··· Data in this exercise ···

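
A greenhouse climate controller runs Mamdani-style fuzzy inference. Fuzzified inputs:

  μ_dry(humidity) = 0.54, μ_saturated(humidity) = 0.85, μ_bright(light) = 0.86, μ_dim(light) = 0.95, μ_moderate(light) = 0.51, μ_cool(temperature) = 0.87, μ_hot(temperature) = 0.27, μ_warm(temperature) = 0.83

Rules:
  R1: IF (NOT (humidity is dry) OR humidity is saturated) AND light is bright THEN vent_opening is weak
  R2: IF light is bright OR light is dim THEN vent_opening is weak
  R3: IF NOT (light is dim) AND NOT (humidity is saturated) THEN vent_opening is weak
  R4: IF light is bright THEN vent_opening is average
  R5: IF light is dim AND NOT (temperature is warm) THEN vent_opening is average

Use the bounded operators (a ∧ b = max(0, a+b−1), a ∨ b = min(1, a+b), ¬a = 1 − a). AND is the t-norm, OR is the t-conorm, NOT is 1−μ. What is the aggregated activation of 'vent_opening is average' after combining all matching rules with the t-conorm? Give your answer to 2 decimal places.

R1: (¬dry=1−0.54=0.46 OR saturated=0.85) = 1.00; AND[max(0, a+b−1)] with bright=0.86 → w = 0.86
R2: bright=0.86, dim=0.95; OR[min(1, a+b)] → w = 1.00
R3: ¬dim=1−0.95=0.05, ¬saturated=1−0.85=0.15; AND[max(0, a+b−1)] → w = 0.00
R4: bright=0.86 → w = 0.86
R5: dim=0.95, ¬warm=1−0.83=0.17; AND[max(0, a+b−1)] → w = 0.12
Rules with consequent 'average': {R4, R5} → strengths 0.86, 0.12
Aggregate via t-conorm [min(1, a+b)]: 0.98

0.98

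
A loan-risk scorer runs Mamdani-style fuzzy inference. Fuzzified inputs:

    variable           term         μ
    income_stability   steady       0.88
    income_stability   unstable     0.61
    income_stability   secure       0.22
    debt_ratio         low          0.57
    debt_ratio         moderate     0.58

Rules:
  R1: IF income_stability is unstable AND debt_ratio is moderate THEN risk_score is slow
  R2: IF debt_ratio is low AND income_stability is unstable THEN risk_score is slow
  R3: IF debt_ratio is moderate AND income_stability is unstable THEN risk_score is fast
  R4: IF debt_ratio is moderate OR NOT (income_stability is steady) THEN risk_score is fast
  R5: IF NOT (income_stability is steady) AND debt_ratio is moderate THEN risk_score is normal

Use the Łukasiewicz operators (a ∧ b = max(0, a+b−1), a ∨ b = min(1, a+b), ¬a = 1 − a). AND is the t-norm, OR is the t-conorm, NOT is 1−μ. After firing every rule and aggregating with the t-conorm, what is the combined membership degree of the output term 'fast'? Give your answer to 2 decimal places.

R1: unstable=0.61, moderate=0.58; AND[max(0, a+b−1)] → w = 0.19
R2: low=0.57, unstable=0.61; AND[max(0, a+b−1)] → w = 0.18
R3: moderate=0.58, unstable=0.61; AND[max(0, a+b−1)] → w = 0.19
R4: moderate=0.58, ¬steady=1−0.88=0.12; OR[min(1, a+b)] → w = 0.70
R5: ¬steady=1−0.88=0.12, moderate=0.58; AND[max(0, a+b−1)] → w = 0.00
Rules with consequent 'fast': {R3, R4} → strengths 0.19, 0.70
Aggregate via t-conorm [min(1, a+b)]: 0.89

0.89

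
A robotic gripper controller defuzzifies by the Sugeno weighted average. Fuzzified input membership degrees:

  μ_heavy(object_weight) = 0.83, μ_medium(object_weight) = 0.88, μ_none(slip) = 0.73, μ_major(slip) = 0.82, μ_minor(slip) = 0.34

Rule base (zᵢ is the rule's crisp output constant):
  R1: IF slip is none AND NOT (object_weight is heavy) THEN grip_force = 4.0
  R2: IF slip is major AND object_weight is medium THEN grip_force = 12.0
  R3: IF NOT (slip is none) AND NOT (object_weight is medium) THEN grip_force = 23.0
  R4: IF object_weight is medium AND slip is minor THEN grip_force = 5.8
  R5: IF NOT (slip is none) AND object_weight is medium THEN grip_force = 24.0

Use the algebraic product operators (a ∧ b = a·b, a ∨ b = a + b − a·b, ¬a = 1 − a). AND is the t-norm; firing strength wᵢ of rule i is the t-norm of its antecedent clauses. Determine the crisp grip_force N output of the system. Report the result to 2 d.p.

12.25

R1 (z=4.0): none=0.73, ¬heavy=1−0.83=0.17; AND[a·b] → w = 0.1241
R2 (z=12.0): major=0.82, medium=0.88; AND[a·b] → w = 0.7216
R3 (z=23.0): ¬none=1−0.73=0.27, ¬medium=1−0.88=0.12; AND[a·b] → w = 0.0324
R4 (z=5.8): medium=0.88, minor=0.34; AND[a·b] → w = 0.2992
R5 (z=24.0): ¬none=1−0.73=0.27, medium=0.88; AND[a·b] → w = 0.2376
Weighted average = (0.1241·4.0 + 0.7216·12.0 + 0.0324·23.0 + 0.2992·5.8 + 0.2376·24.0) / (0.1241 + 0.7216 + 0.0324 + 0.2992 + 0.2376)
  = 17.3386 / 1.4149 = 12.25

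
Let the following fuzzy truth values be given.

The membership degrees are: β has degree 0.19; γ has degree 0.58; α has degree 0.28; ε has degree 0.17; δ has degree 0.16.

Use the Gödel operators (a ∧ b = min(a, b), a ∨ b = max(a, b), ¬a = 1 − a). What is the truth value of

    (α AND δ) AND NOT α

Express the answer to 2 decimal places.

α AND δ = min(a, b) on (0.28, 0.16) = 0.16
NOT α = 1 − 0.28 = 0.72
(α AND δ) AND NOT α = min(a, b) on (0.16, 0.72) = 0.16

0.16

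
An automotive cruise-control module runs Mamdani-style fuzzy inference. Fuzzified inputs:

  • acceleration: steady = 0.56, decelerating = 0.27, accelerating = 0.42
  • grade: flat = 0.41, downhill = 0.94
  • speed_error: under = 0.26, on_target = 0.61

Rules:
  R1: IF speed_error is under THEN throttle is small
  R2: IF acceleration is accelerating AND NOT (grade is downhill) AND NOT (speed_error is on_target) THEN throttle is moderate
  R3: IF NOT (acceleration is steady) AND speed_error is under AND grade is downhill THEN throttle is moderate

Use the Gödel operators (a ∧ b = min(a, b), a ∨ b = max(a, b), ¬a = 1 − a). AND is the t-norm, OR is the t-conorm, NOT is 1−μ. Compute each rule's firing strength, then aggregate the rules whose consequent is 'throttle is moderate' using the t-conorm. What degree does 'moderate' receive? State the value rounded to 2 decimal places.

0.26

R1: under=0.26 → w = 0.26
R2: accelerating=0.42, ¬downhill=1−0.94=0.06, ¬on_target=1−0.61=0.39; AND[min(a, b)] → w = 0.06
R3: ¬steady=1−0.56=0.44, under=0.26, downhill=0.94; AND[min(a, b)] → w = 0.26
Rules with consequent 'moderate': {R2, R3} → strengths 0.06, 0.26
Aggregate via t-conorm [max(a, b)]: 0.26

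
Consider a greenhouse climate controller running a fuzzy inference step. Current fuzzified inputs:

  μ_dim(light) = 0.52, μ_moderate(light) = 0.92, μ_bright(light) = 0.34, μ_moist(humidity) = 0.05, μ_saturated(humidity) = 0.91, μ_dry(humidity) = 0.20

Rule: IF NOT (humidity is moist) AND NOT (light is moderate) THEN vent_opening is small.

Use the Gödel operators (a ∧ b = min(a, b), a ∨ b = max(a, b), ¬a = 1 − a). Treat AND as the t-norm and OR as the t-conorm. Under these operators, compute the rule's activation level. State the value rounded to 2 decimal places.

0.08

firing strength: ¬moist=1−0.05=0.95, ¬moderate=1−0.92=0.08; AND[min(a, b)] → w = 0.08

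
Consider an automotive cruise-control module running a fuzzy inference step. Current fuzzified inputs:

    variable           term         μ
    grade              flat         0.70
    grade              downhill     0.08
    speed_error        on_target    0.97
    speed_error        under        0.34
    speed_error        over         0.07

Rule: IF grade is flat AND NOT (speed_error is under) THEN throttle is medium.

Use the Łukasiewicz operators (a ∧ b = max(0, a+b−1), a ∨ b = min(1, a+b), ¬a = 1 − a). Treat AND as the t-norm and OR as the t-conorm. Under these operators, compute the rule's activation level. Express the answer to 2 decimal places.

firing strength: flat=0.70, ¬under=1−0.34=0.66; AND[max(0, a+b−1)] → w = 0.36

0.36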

···

A line qualifies when it holds the word "cruise"; report all qualifying lines from the records above.

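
An automotive cruise-control module runs Mamdani-style fuzzy inference. Fuzzified inputs:
Consider an automotive cruise-control module running a fuzzy inference step. Current fuzzified inputs: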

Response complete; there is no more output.